*** Given data ***

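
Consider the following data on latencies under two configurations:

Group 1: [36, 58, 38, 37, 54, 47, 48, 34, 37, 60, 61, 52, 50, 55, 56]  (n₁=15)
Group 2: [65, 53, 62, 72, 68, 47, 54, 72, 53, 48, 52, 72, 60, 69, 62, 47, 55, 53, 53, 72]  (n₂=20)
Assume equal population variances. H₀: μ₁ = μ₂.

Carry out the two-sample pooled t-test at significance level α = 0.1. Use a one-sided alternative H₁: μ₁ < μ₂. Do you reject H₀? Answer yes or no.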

*** End of Given data ***

- _Exercise_: The response must consist solely of the lines from the one with "Assume equal population" through the end of the listing above, copied exactly; please include the first and the last.

- _Completed exercise_:
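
Assume equal population variances. H₀: μ₁ = μ₂.

Carry out the two-sample pooled t-test at significance level α = 0.1. Use a one-sided alternative H₁: μ₁ < μ₂. Do you reject H₀? Answer yes or no.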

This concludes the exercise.